Records from a collection ::
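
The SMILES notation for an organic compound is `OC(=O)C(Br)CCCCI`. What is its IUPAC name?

The longest chain bearing the –COOH group is 6 carbons long (hexane).
The highest-priority functional group is a carboxylic acid (terminal –COOH), so the name ends in -oic acid.
Choose the numbering such that the carboxylic acid carbon is C-1 by definition.
This places a bromo group at C-2; an iodo group at C-6.
The substituents are ordered alphabetically, ignoring any di-/tri- multipliers.
The name is 2-bromo-6-iodohexanoic acid.

2-bromo-6-iodohexanoic acid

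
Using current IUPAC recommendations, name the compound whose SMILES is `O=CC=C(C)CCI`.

The longest chain bearing the –CHO group and the multiple bond is 5 carbons long (pentane).
The principal characteristic group is an aldehyde (terminal –CHO), named with the suffix -al.
The chain contains a C=C double bond, so the unsaturation ending is -ene.
Choose the numbering such that the aldehyde carbon is C-1 by definition.
This places the double bond between C-2 and C-3; an iodo group at C-5; a methyl group at C-3.
The substituents are ordered alphabetically, ignoring any di-/tri- multipliers.
Putting it together: 5-iodo-3-methylpent-2-enal.

5-iodo-3-methylpent-2-enal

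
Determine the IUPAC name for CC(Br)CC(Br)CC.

The parent chain contains 6 carbons (hexane).
The numbering direction is chosen so that the substituent locant set {2,4} is lower than {3,5} at the first point of difference.
This places bromo groups at C-2 and C-4.
Assembling the pieces gives 2,4-dibromohexane.

2,4-dibromohexane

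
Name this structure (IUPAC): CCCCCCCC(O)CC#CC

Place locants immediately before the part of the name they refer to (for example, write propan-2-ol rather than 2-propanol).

The longest chain bearing the –OH group and the multiple bond is 12 carbons long (dodecane).
The highest-priority functional group is an alcohol (–OH), so the name ends in -ol.
A C≡C triple bond in the chain gives the infix -yne-.
The numbering direction is chosen so that numbering from this end puts the hydroxyl group at C-5 rather than C-8.
That gives the hydroxyl at C-5; the triple bond between C-2 and C-3.
Putting it together: dodec-2-yn-5-ol.

dodec-2-yn-5-ol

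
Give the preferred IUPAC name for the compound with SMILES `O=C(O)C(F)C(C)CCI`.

2-fluoro-5-iodo-3-methylpentanoic acid

The longest carbon chain that includes the –COOH group has 5 carbons, so the parent hydride is pentane.
A carboxylic acid (terminal –COOH) is the principal characteristic group, giving the suffix -oic acid.
The numbering direction is chosen so that the carboxylic acid carbon is C-1 by definition.
This places a fluoro group at C-2; an iodo group at C-5; a methyl group at C-3.
Substituent prefixes are cited in alphabetical order (multiplying prefixes like di-/tri- are ignored for ordering).
The name is 2-fluoro-5-iodo-3-methylpentanoic acid.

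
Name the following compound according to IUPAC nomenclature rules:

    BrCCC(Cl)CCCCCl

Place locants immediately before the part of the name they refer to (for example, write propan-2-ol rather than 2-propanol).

1-bromo-3,7-dichloroheptane

The longest continuous carbon chain has 7 atoms, so the parent hydride is heptane.
The numbering direction is chosen so that the substituent locant set {1,3,7} is lower than {1,5,7} at the first point of difference.
This places a bromo group at C-1; chloro groups at C-3 and C-7.
Substituent prefixes are cited in alphabetical order (multiplying prefixes like di-/tri- are ignored for ordering).
Putting it together: 1-bromo-3,7-dichloroheptane.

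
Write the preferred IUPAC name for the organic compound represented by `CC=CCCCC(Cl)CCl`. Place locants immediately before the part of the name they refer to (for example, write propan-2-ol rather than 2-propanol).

7,8-dichlorooct-2-ene

The longest chain bearing the multiple bond is 8 carbons long (octane).
The chain contains a C=C double bond, so the unsaturation ending is -ene.
Number the chain so that numbering from this end puts the double bond at C-2 rather than C-6.
That gives the double bond between C-2 and C-3; chloro groups at C-7 and C-8.
The name is 7,8-dichlorooct-2-ene.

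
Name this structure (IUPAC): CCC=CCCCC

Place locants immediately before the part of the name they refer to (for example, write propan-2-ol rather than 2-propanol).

oct-3-ene

The longest chain bearing the multiple bond is 8 carbons long (octane).
There is one C=C double bond, indicated by the ending -ene.
The numbering direction is chosen so that numbering from this end puts the double bond at C-3 rather than C-5.
That gives the double bond between C-3 and C-4.
Assembling the pieces gives oct-3-ene.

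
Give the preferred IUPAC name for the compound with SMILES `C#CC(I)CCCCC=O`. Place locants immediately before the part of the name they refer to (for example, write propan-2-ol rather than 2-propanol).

6-iodooct-7-ynal

The longest chain bearing the –CHO group and the multiple bond is 8 carbons long (octane).
The highest-priority functional group is an aldehyde (terminal –CHO), so the name ends in -al.
A C≡C triple bond in the chain gives the infix -yne-.
Number the chain so that the aldehyde carbon is C-1 by definition.
This places the triple bond between C-7 and C-8; an iodo group at C-6.
The name is 6-iodooct-7-ynal.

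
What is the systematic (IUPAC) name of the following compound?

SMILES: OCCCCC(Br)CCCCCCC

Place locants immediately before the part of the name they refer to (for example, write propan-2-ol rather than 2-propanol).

5-bromododecan-1-ol

The longest carbon chain that includes the –OH group has 12 carbons, so the parent hydride is dodecane.
The principal characteristic group is an alcohol (–OH), named with the suffix -ol.
Choose the numbering such that numbering from this end puts the hydroxyl group at C-1 rather than C-12.
This places the hydroxyl at C-1; a bromo group at C-5.
The name is 5-bromododecan-1-ol.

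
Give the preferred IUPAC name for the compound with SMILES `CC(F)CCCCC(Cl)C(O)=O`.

2-chloro-7-fluorooctanoic acid

The longest carbon chain that includes the –COOH group has 8 carbons, so the parent hydride is octane.
The principal characteristic group is a carboxylic acid (terminal –COOH), named with the suffix -oic acid.
The numbering direction is chosen so that the carboxylic acid carbon is C-1 by definition.
This places a chloro group at C-2; a fluoro group at C-7.
Prefixes are listed alphabetically: chloro, fluoro.
Putting it together: 2-chloro-7-fluorooctanoic acid.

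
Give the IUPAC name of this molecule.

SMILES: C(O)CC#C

but-3-yn-1-ol

The longest carbon chain that includes the –OH group and the multiple bond has 4 carbons, so the parent hydride is butane.
The highest-priority functional group is an alcohol (–OH), so the name ends in -ol.
There is one C≡C triple bond, indicated by the ending -yne.
Number the chain so that numbering from this end puts the hydroxyl group at C-1 rather than C-4.
That gives the hydroxyl at C-1; the triple bond between C-3 and C-4.
Assembling the pieces gives but-3-yn-1-ol.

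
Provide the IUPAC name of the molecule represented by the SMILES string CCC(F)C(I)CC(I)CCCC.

3-fluoro-4,6-diiododecane

The parent chain contains 10 carbons (decane).
Number the chain so that the substituent locant set {3,4,6} is lower than {5,7,8} at the first point of difference.
This places a fluoro group at C-3; iodo groups at C-4 and C-6.
Prefixes are listed alphabetically: fluoro, iodo.
Putting it together: 3-fluoro-4,6-diiododecane.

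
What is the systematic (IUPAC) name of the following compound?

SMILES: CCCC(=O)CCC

Counting along the main chain through the carbonyl gives 7 carbons: the parent is heptane.
The principal characteristic group is a ketone (C=O on an internal carbon), named with the suffix -one.
The molecule is symmetric, so either numbering direction gives the same locants.
This places the carbonyl at C-4.
The name is heptan-4-one.

heptan-4-one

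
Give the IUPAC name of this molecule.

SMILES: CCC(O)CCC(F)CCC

Counting along the main chain through the –OH group gives 9 carbons: the parent is nonane.
The highest-priority functional group is an alcohol (–OH), so the name ends in -ol.
Choose the numbering such that numbering from this end puts the hydroxyl group at C-3 rather than C-7.
That gives the hydroxyl at C-3; a fluoro group at C-6.
Assembling the pieces gives 6-fluorononan-3-ol.

6-fluorononan-3-ol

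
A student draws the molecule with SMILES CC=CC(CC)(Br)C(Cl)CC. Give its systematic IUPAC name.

4-bromo-5-chloro-4-ethylhept-2-ene

The longest carbon chain that includes the multiple bond has 7 carbons, so the parent hydride is heptane.
The chain contains a C=C double bond, so the unsaturation ending is -ene.
The numbering direction is chosen so that numbering from this end puts the double bond at C-2 rather than C-5.
This places the double bond between C-2 and C-3; a bromo group at C-4; a chloro group at C-5; an ethyl group at C-4.
Substituent prefixes are cited in alphabetical order (multiplying prefixes like di-/tri- are ignored for ordering).
Assembling the pieces gives 4-bromo-5-chloro-4-ethylhept-2-ene.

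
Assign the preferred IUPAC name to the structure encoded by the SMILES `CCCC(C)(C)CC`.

3,3-dimethylhexane

The parent chain contains 6 carbons (hexane).
Choose the numbering such that the substituent locant set {3,3} is lower than {4,4} at the first point of difference.
This places two methyl groups at C-3.
Putting it together: 3,3-dimethylhexane.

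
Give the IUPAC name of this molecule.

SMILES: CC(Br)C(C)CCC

2-bromo-3-methylhexane

The longest continuous carbon chain has 6 atoms, so the parent hydride is hexane.
The numbering direction is chosen so that the substituent locant set {2,3} is lower than {4,5} at the first point of difference.
This places a bromo group at C-2; a methyl group at C-3.
Substituent prefixes are cited in alphabetical order (multiplying prefixes like di-/tri- are ignored for ordering).
The name is 2-bromo-3-methylhexane.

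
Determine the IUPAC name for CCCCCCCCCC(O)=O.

decanoic acid

Counting along the main chain through the –COOH group gives 10 carbons: the parent is decane.
The principal characteristic group is a carboxylic acid (terminal –COOH), named with the suffix -oic acid.
Choose the numbering such that the carboxylic acid carbon is C-1 by definition.
The name is decanoic acid.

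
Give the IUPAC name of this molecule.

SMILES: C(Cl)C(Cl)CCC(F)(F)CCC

1,2-dichloro-5,5-difluorooctane

The longest carbon chain is 8 atoms: the parent is octane.
Number the chain so that the substituent locant set {1,2,5,5} is lower than {4,4,7,8} at the first point of difference.
This places chloro groups at C-1 and C-2; two fluoro groups at C-5.
Substituent prefixes are cited in alphabetical order (multiplying prefixes like di-/tri- are ignored for ordering).
The name is 1,2-dichloro-5,5-difluorooctane.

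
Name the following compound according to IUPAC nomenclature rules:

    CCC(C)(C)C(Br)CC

The parent chain contains 6 carbons (hexane).
Number the chain so that the substituent locant set {3,3,4} is lower than {3,4,4} at the first point of difference.
With this numbering: a bromo group at C-4; two methyl groups at C-3.
Substituent prefixes are cited in alphabetical order (multiplying prefixes like di-/tri- are ignored for ordering).
Putting it together: 4-bromo-3,3-dimethylhexane.

4-bromo-3,3-dimethylhexane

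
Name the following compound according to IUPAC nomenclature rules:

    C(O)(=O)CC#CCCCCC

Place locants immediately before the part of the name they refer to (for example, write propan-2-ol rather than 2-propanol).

non-3-ynoic acid

Counting along the main chain through the –COOH group and the multiple bond gives 9 carbons: the parent is nonane.
A carboxylic acid (terminal –COOH) is the principal characteristic group, giving the suffix -oic acid.
There is one C≡C triple bond, indicated by the ending -yne.
The numbering direction is chosen so that the carboxylic acid carbon is C-1 by definition.
That gives the triple bond between C-3 and C-4.
Assembling the pieces gives non-3-ynoic acid.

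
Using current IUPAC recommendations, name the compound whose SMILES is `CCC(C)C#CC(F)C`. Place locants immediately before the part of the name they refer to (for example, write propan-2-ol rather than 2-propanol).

2-fluoro-5-methylhept-3-yne

The longest chain bearing the multiple bond is 7 carbons long (heptane).
There is one C≡C triple bond, indicated by the ending -yne.
Choose the numbering such that numbering from this end puts the triple bond at C-3 rather than C-4.
With this numbering: the triple bond between C-3 and C-4; a fluoro group at C-2; a methyl group at C-5.
The substituents are ordered alphabetically, ignoring any di-/tri- multipliers.
Assembling the pieces gives 2-fluoro-5-methylhept-3-yne.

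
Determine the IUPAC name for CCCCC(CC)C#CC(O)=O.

The longest carbon chain that includes the –COOH group and the multiple bond has 8 carbons, so the parent hydride is octane.
A carboxylic acid (terminal –COOH) is the principal characteristic group, giving the suffix -oic acid.
There is one C≡C triple bond, indicated by the ending -yne.
Number the chain so that the carboxylic acid carbon is C-1 by definition.
With this numbering: the triple bond between C-2 and C-3; an ethyl group at C-4.
Putting it together: 4-ethyloct-2-ynoic acid.

4-ethyloct-2-ynoic acid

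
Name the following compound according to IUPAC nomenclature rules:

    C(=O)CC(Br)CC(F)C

Counting along the main chain through the –CHO group gives 6 carbons: the parent is hexane.
An aldehyde (terminal –CHO) is the principal characteristic group, giving the suffix -al.
Number the chain so that the aldehyde carbon is C-1 by definition.
That gives a bromo group at C-3; a fluoro group at C-5.
The substituents are ordered alphabetically, ignoring any di-/tri- multipliers.
The name is 3-bromo-5-fluorohexanal.

3-bromo-5-fluorohexanal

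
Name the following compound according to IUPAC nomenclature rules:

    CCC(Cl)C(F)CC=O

4-chloro-3-fluorohexanal

The longest carbon chain that includes the –CHO group has 6 carbons, so the parent hydride is hexane.
The highest-priority functional group is an aldehyde (terminal –CHO), so the name ends in -al.
The numbering direction is chosen so that the aldehyde carbon is C-1 by definition.
With this numbering: a chloro group at C-4; a fluoro group at C-3.
Prefixes are listed alphabetically: chloro, fluoro.
Putting it together: 4-chloro-3-fluorohexanal.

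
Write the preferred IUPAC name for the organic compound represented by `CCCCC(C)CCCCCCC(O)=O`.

8-methyldodecanoic acid

The longest chain bearing the –COOH group is 12 carbons long (dodecane).
A carboxylic acid (terminal –COOH) is the principal characteristic group, giving the suffix -oic acid.
Number the chain so that the carboxylic acid carbon is C-1 by definition.
That gives a methyl group at C-8.
Assembling the pieces gives 8-methyldodecanoic acid.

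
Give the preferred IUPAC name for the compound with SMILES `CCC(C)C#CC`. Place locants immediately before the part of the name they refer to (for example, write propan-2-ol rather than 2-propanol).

The longest carbon chain that includes the multiple bond has 6 carbons, so the parent hydride is hexane.
There is one C≡C triple bond, indicated by the ending -yne.
The numbering direction is chosen so that numbering from this end puts the triple bond at C-2 rather than C-4.
That gives the triple bond between C-2 and C-3; a methyl group at C-4.
Assembling the pieces gives 4-methylhex-2-yne.

4-methylhex-2-yne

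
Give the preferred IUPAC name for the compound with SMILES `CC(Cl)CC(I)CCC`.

The longest continuous carbon chain has 7 atoms, so the parent hydride is heptane.
The numbering direction is chosen so that the substituent locant set {2,4} is lower than {4,6} at the first point of difference.
That gives a chloro group at C-2; an iodo group at C-4.
The substituents are ordered alphabetically, ignoring any di-/tri- multipliers.
Assembling the pieces gives 2-chloro-4-iodoheptane.

2-chloro-4-iodoheptane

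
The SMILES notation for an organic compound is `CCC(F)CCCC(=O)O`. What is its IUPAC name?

Counting along the main chain through the –COOH group gives 7 carbons: the parent is heptane.
A carboxylic acid (terminal –COOH) is the principal characteristic group, giving the suffix -oic acid.
The numbering direction is chosen so that the carboxylic acid carbon is C-1 by definition.
That gives a fluoro group at C-5.
Assembling the pieces gives 5-fluoroheptanoic acid.

5-fluoroheptanoic acid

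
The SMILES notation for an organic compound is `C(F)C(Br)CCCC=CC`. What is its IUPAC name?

Counting along the main chain through the multiple bond gives 8 carbons: the parent is octane.
A C=C double bond in the chain gives the infix -ene-.
Choose the numbering such that numbering from this end puts the double bond at C-2 rather than C-6.
That gives the double bond between C-2 and C-3; a bromo group at C-7; a fluoro group at C-8.
Substituent prefixes are cited in alphabetical order (multiplying prefixes like di-/tri- are ignored for ordering).
Assembling the pieces gives 7-bromo-8-fluorooct-2-ene.

7-bromo-8-fluorooct-2-ene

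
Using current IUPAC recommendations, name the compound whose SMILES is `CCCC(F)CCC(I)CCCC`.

The longest continuous carbon chain has 11 atoms, so the parent hydride is undecane.
The numbering direction is chosen so that the substituent locant set {4,7} is lower than {5,8} at the first point of difference.
With this numbering: a fluoro group at C-4; an iodo group at C-7.
Prefixes are listed alphabetically: fluoro, iodo.
Assembling the pieces gives 4-fluoro-7-iodoundecane.

4-fluoro-7-iodoundecane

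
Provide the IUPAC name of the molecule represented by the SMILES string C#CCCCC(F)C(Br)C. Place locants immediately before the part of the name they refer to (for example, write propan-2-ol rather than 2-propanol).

7-bromo-6-fluorooct-1-yne

The longest carbon chain that includes the multiple bond has 8 carbons, so the parent hydride is octane.
The chain contains a C≡C triple bond, so the unsaturation ending is -yne.
The numbering direction is chosen so that numbering from this end puts the triple bond at C-1 rather than C-7.
That gives the triple bond between C-1 and C-2; a bromo group at C-7; a fluoro group at C-6.
The substituents are ordered alphabetically, ignoring any di-/tri- multipliers.
Assembling the pieces gives 7-bromo-6-fluorooct-1-yne.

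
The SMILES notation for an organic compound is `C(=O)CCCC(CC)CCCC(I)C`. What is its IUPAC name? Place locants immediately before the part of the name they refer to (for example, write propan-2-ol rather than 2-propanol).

5-ethyl-9-iododecanal

Counting along the main chain through the –CHO group gives 10 carbons: the parent is decane.
The highest-priority functional group is an aldehyde (terminal –CHO), so the name ends in -al.
Number the chain so that the aldehyde carbon is C-1 by definition.
This places an ethyl group at C-5; an iodo group at C-9.
Prefixes are listed alphabetically: ethyl, iodo.
Assembling the pieces gives 5-ethyl-9-iododecanal.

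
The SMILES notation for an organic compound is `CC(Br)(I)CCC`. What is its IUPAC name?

The longest carbon chain is 5 atoms: the parent is pentane.
Number the chain so that the substituent locant set {2,2} is lower than {4,4} at the first point of difference.
That gives a bromo group at C-2; an iodo group at C-2.
The substituents are ordered alphabetically, ignoring any di-/tri- multipliers.
Putting it together: 2-bromo-2-iodopentane.

2-bromo-2-iodopentane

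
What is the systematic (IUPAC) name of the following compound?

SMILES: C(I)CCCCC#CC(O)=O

Counting along the main chain through the –COOH group and the multiple bond gives 8 carbons: the parent is octane.
The principal characteristic group is a carboxylic acid (terminal –COOH), named with the suffix -oic acid.
A C≡C triple bond in the chain gives the infix -yne-.
The numbering direction is chosen so that the carboxylic acid carbon is C-1 by definition.
This places the triple bond between C-2 and C-3; an iodo group at C-8.
Assembling the pieces gives 8-iodooct-2-ynoic acid.

8-iodooct-2-ynoic acid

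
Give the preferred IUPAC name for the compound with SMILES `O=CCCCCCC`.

heptanal

Counting along the main chain through the –CHO group gives 7 carbons: the parent is heptane.
An aldehyde (terminal –CHO) is the principal characteristic group, giving the suffix -al.
The numbering direction is chosen so that the aldehyde carbon is C-1 by definition.
Putting it together: heptanal.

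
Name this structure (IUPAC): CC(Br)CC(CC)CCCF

6-bromo-4-ethyl-1-fluoroheptane

The longest carbon chain is 7 atoms: the parent is heptane.
Choose the numbering such that the substituent locant set {1,4,6} is lower than {2,4,7} at the first point of difference.
This places a bromo group at C-6; an ethyl group at C-4; a fluoro group at C-1.
Prefixes are listed alphabetically: bromo, ethyl, fluoro.
Putting it together: 6-bromo-4-ethyl-1-fluoroheptane.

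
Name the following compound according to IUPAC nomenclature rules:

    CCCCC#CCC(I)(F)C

Counting along the main chain through the multiple bond gives 9 carbons: the parent is nonane.
There is one C≡C triple bond, indicated by the ending -yne.
The numbering direction is chosen so that numbering from this end puts the triple bond at C-4 rather than C-5.
That gives the triple bond between C-4 and C-5; a fluoro group at C-2; an iodo group at C-2.
Prefixes are listed alphabetically: fluoro, iodo.
The name is 2-fluoro-2-iodonon-4-yne.

2-fluoro-2-iodonon-4-yne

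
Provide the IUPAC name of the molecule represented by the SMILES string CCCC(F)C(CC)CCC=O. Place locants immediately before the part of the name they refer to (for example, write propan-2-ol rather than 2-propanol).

The longest carbon chain that includes the –CHO group has 8 carbons, so the parent hydride is octane.
An aldehyde (terminal –CHO) is the principal characteristic group, giving the suffix -al.
Number the chain so that the aldehyde carbon is C-1 by definition.
That gives an ethyl group at C-4; a fluoro group at C-5.
Prefixes are listed alphabetically: ethyl, fluoro.
The name is 4-ethyl-5-fluorooctanal.

4-ethyl-5-fluorooctanal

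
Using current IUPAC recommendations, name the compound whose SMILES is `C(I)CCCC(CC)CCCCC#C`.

The longest chain bearing the multiple bond is 11 carbons long (undecane).
The chain contains a C≡C triple bond, so the unsaturation ending is -yne.
Number the chain so that numbering from this end puts the triple bond at C-1 rather than C-10.
This places the triple bond between C-1 and C-2; an ethyl group at C-7; an iodo group at C-11.
Prefixes are listed alphabetically: ethyl, iodo.
Assembling the pieces gives 7-ethyl-11-iodoundec-1-yne.

7-ethyl-11-iodoundec-1-yne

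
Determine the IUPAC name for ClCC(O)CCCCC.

Counting along the main chain through the –OH group gives 7 carbons: the parent is heptane.
The principal characteristic group is an alcohol (–OH), named with the suffix -ol.
Choose the numbering such that numbering from this end puts the hydroxyl group at C-2 rather than C-6.
With this numbering: the hydroxyl at C-2; a chloro group at C-1.
The name is 1-chloroheptan-2-ol.

1-chloroheptan-2-ol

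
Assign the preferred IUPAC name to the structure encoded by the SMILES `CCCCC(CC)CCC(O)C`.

5-ethylnonan-2-ol

Counting along the main chain through the –OH group gives 9 carbons: the parent is nonane.
The principal characteristic group is an alcohol (–OH), named with the suffix -ol.
The numbering direction is chosen so that numbering from this end puts the hydroxyl group at C-2 rather than C-8.
With this numbering: the hydroxyl at C-2; an ethyl group at C-5.
Putting it together: 5-ethylnonan-2-ol.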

EXERCISE PROMPT ::
Copy out the range of lines above starting at the line with "Determine the IUPAC name for CC(Br)CC(Br)CC." and ending at the line with "Name this structure (IUPAC): CCCCCCCC(O)CC#CC", exactly and including both.

WRITTEN RESPONSE ::
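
Determine the IUPAC name for CC(Br)CC(Br)CC.

The parent chain contains 6 carbons (hexane).
The numbering direction is chosen so that the substituent locant set {2,4} is lower than {3,5} at the first point of difference.
This places bromo groups at C-2 and C-4.
Assembling the pieces gives 2,4-dibromohexane.

2,4-dibromohexane

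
Name this structure (IUPAC): CCCCCCCC(O)CC#CC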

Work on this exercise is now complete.